== To do ==
This exercise calls for the line with "p = (-0.72000000, -1.30200000, -2.19600000)", the line with "ω = (-1.44770000, -1.08900000, 1.42293333)", and all lines between them in the material below, output exactly and with no other lines.

== Entries shown ==
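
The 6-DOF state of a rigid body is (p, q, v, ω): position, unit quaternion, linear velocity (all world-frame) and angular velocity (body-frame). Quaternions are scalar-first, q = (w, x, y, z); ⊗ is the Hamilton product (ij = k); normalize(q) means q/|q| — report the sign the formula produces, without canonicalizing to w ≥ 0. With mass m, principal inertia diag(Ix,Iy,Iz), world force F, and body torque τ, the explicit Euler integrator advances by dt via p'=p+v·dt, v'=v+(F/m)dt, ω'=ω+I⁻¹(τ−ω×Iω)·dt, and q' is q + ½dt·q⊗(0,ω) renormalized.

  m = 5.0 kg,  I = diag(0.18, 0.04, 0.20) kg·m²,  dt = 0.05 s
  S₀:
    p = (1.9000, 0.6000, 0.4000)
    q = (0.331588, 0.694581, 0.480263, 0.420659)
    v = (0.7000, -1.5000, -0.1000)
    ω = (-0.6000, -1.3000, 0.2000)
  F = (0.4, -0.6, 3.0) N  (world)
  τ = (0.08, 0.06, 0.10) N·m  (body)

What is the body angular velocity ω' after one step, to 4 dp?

gyro term ω×Iω = (-0.0416, 0.0024, -0.1092)
α = I⁻¹(τ − ω×Iω) = (0.6756, 1.4400, 1.0460)
new body rate ω' = (-0.5662, -1.2280, 0.2523)

ω' = (-0.5662, -1.2280, 0.2523)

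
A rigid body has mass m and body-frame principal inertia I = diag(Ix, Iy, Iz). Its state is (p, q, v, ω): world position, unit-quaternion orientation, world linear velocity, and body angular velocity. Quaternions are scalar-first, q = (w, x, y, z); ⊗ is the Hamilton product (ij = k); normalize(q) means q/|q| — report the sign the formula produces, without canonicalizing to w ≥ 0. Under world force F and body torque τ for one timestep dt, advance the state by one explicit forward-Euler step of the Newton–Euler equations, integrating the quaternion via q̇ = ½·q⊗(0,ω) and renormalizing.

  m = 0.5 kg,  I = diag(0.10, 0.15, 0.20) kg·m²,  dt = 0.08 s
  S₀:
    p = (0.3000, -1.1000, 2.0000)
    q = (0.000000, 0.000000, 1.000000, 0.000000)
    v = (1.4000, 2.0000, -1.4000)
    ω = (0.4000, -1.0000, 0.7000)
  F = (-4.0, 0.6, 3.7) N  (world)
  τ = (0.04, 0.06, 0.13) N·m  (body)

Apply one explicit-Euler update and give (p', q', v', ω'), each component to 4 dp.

p' = (0.4120, -0.9400, 1.8880)
q' = (0.0399, 0.0280, 0.9987, -0.0160)
v' = (0.7600, 2.0960, -0.8080)
ω' = (0.4600, -0.9531, 0.7600)

p + v·dt = (0.4120, -0.9400, 1.8880)
new velocity v' = (0.7600, 2.0960, -0.8080)
ω×(Iω) gyroscopic = (-0.0350, -0.0280, -0.0200)
(τ − ω×Iω)/I = (0.7500, 0.5867, 0.7500)
ω' = ω + α·dt = (0.4600, -0.9531, 0.7600)
q⊗(0,ω) = (1.0000000, 0.7000000, 0.0000000, -0.4000000)
q' = normalize(q + ½dt·q⊗(0,ω)) = (0.0399, 0.0280, 0.9987, -0.0160)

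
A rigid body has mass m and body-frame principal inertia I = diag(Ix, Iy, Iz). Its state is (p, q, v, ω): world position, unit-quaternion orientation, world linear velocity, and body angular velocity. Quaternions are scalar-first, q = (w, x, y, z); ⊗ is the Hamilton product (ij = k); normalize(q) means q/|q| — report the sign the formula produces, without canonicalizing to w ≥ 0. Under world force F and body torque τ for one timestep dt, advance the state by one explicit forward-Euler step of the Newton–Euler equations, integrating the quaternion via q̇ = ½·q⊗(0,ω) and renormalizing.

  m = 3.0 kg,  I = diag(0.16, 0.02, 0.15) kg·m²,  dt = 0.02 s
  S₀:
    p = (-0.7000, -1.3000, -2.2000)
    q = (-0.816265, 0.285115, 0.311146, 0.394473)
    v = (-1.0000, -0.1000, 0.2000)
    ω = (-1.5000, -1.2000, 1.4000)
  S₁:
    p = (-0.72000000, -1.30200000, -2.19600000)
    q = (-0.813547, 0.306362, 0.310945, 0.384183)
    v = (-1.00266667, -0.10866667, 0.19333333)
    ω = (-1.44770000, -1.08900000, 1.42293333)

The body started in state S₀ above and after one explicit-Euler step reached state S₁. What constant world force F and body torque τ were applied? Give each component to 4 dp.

v₁ − v₀ = (-0.00266667, -0.00866667, -0.00666667)
F = m·Δv/dt = (-0.4000, -1.3000, -1.0000)
rate change Δω = (0.05230000, 0.11100000, 0.02293333)
applied torque τ = (0.2000, 0.0900, -0.0800)

F = (-0.4000, -1.3000, -1.0000)
τ = (0.2000, 0.0900, -0.0800)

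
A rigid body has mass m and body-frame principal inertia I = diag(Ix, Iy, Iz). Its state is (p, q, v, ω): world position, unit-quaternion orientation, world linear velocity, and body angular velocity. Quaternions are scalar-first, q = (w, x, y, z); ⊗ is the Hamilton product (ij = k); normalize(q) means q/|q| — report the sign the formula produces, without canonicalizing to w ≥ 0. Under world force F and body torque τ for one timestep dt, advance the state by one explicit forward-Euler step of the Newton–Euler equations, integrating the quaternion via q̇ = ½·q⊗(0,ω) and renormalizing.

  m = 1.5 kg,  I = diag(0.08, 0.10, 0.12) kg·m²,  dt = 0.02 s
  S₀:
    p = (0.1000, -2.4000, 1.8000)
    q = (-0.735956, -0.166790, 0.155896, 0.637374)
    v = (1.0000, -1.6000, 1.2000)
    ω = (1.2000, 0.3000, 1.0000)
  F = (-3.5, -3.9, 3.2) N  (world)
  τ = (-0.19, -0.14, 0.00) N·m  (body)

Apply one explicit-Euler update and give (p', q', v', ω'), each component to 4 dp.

ω×(Iω) gyroscopic = (0.0060, -0.0480, 0.0072)
α = I⁻¹(τ − ω×Iω) = (-2.4500, -0.9200, -0.0600)
ω' = ω + α·dt = (1.1510, 0.2816, 0.9988)
q⊗(0,ω) = (-0.4839948, -0.9184634, 0.7108520, -0.9730682)
q + ½dt·q⊗(0,ω), renormalized = (-0.7407, -0.1760, 0.1630, 0.6276)
p + v·dt = (0.1200, -2.4320, 1.8240)
v + (F/m)dt = (0.9533, -1.6520, 1.2427)

p' = (0.1200, -2.4320, 1.8240)
q' = (-0.7407, -0.1760, 0.1630, 0.6276)
v' = (0.9533, -1.6520, 1.2427)
ω' = (1.1510, 0.2816, 0.9988)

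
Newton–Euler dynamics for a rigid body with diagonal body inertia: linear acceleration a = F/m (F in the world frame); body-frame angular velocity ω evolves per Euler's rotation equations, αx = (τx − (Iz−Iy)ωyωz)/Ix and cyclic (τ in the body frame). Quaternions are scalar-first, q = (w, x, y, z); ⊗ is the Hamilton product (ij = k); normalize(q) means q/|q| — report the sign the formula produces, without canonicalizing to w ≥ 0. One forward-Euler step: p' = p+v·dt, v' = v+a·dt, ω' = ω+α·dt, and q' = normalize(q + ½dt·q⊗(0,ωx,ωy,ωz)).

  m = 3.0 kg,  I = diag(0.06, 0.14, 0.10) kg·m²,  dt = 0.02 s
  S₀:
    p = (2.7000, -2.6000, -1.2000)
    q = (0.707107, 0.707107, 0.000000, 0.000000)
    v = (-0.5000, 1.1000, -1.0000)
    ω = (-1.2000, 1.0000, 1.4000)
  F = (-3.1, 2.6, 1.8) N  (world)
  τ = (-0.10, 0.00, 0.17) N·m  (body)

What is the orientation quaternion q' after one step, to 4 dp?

q' = (0.7154, 0.6985, -0.0028, 0.0170)

q⊗(0,ω) = (0.8485284, -0.8485284, -0.2828428, 1.6970568)
q' = normalize(q + ½dt·q⊗(0,ω)) = (0.7154, 0.6985, -0.0028, 0.0170)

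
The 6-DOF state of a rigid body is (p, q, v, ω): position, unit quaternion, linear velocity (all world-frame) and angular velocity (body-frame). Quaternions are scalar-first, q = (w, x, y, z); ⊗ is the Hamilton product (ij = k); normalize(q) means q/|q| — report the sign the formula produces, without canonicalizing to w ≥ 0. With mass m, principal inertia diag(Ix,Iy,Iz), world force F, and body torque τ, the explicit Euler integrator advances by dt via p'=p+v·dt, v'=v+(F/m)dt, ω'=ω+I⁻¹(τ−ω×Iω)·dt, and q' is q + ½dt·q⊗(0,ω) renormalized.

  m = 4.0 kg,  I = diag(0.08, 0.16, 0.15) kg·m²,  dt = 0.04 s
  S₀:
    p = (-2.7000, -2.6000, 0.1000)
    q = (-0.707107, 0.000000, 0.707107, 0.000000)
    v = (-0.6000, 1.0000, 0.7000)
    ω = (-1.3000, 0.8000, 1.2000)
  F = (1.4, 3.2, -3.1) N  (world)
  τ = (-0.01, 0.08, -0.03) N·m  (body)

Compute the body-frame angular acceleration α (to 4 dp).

α = (-0.0050, -0.1825, 0.3547)

precession coupling ω×(Iω) = (-0.0096, 0.1092, -0.0832)
(τ − ω×Iω)/I = (-0.0050, -0.1825, 0.3547)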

== Exercise response ==
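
    p = (-0.72000000, -1.30200000, -2.19600000)
    q = (-0.813547, 0.306362, 0.310945, 0.384183)
    v = (-1.00266667, -0.10866667, 0.19333333)
    ω = (-1.44770000, -1.08900000, 1.42293333)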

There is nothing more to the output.